-- Work item --
Give back the data in full, with every line exact.

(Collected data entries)
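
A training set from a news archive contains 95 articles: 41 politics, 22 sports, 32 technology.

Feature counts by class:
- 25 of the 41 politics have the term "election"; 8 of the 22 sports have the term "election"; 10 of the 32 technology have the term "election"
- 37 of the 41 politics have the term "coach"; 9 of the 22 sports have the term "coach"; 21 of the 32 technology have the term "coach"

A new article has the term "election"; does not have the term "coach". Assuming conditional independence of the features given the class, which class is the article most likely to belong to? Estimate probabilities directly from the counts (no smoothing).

politics: (41/95) × (25/41) × (4/41) ≈ 0.0256739
sports: (22/95) × (8/22) × (13/22) ≈ 0.0497608
technology: (32/95) × (10/32) × (11/32) ≈ 0.0361842
Highest score → sports.

sports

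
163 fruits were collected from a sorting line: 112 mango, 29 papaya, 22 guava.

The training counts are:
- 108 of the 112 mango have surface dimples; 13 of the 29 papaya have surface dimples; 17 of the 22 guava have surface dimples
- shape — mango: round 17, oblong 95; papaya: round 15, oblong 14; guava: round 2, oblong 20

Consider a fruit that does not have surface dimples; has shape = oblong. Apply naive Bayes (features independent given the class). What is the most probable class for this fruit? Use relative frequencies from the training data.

papaya

mango: (112/163) × (4/112) × (95/112) ≈ 0.0208151
papaya: (29/163) × (16/29) × (14/29) ≈ 0.0473873
guava: (22/163) × (5/22) × (20/22) ≈ 0.0278862
Highest score → papaya.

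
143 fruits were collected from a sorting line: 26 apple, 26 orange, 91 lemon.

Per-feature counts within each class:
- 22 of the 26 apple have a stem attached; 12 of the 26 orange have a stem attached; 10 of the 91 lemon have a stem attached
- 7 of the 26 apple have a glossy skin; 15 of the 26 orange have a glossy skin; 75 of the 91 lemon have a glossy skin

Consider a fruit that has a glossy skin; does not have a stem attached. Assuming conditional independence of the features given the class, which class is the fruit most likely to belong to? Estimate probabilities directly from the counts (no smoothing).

lemon

apple: (26/143) × (4/26) × (7/26) ≈ 0.00753093
orange: (26/143) × (14/26) × (15/26) ≈ 0.056482
lemon: (91/143) × (81/91) × (75/91) ≈ 0.466841
Highest score → lemon.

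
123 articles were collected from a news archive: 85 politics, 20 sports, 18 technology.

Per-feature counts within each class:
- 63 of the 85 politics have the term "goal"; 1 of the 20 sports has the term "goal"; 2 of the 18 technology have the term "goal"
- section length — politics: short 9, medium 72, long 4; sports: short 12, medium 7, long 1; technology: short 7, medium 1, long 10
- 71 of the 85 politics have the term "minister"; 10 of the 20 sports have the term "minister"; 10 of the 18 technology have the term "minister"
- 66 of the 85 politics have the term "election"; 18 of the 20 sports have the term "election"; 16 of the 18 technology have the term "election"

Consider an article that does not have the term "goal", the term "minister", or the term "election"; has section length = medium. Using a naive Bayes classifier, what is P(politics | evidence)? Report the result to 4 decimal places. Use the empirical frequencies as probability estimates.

politics: (85/123) × (22/85) × (72/85) × (14/85) × (19/85) ≈ 0.00557795
sports: (20/123) × (19/20) × (7/20) × (10/20) × (2/20) ≈ 0.00270325
technology: (18/123) × (16/18) × (1/18) × (8/18) × (2/18) ≈ 0.000356876
P(politics | x) = 0.00557795 / 0.008638076 ≈ 0.6457

0.6457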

-- Result below --
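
A training set from a news archive contains 95 articles: 41 politics, 22 sports, 32 technology.

Feature counts by class:
- 25 of the 41 politics have the term "election"; 8 of the 22 sports have the term "election"; 10 of the 32 technology have the term "election"
- 37 of the 41 politics have the term "coach"; 9 of the 22 sports have the term "coach"; 21 of the 32 technology have the term "coach"

A new article has the term "election"; does not have the term "coach". Assuming conditional independence of the features given the class, which class is the article most likely to belong to? Estimate probabilities directly from the counts (no smoothing).

politics: (41/95) × (25/41) × (4/41) ≈ 0.0256739
sports: (22/95) × (8/22) × (13/22) ≈ 0.0497608
technology: (32/95) × (10/32) × (11/32) ≈ 0.0361842
Highest score → sports.

sports

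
163 fruits were collected from a sorting line: 112 mango, 29 papaya, 22 guava.

The training counts are:
- 108 of the 112 mango have surface dimples; 13 of the 29 papaya have surface dimples; 17 of the 22 guava have surface dimples
- shape — mango: round 17, oblong 95; papaya: round 15, oblong 14; guava: round 2, oblong 20

Consider a fruit that does not have surface dimples; has shape = oblong. Apply naive Bayes (features independent given the class). What is the most probable class for this fruit? Use relative frequencies from the training data.

papaya

mango: (112/163) × (4/112) × (95/112) ≈ 0.0208151
papaya: (29/163) × (16/29) × (14/29) ≈ 0.0473873
guava: (22/163) × (5/22) × (20/22) ≈ 0.0278862
Highest score → papaya.

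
143 fruits were collected from a sorting line: 26 apple, 26 orange, 91 lemon.

Per-feature counts within each class:
- 22 of the 26 apple have a stem attached; 12 of the 26 orange have a stem attached; 10 of the 91 lemon have a stem attached
- 7 of the 26 apple have a glossy skin; 15 of the 26 orange have a glossy skin; 75 of the 91 lemon have a glossy skin

Consider a fruit that has a glossy skin; does not have a stem attached. Assuming conditional independence of the features given the class, which class is the fruit most likely to belong to? Estimate probabilities directly from the counts (no smoothing).

lemon

apple: (26/143) × (4/26) × (7/26) ≈ 0.00753093
orange: (26/143) × (14/26) × (15/26) ≈ 0.056482
lemon: (91/143) × (81/91) × (75/91) ≈ 0.466841
Highest score → lemon.

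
123 articles were collected from a news archive: 85 politics, 20 sports, 18 technology.

Per-feature counts within each class:
- 63 of the 85 politics have the term "goal"; 1 of the 20 sports has the term "goal"; 2 of the 18 technology have the term "goal"
- section length — politics: short 9, medium 72, long 4; sports: short 12, medium 7, long 1; technology: short 7, medium 1, long 10
- 71 of the 85 politics have the term "minister"; 10 of the 20 sports have the term "minister"; 10 of the 18 technology have the term "minister"
- 66 of the 85 politics have the term "election"; 18 of the 20 sports have the term "election"; 16 of the 18 technology have the term "election"

Consider an article that does not have the term "goal", the term "minister", or the term "election"; has section length = medium. Using a naive Bayes classifier, what is P(politics | evidence)? Report the result to 4 decimal places. Use the empirical frequencies as probability estimates.

politics: (85/123) × (22/85) × (72/85) × (14/85) × (19/85) ≈ 0.00557795
sports: (20/123) × (19/20) × (7/20) × (10/20) × (2/20) ≈ 0.00270325
technology: (18/123) × (16/18) × (1/18) × (8/18) × (2/18) ≈ 0.000356876
P(politics | x) = 0.00557795 / 0.008638076 ≈ 0.6457

0.6457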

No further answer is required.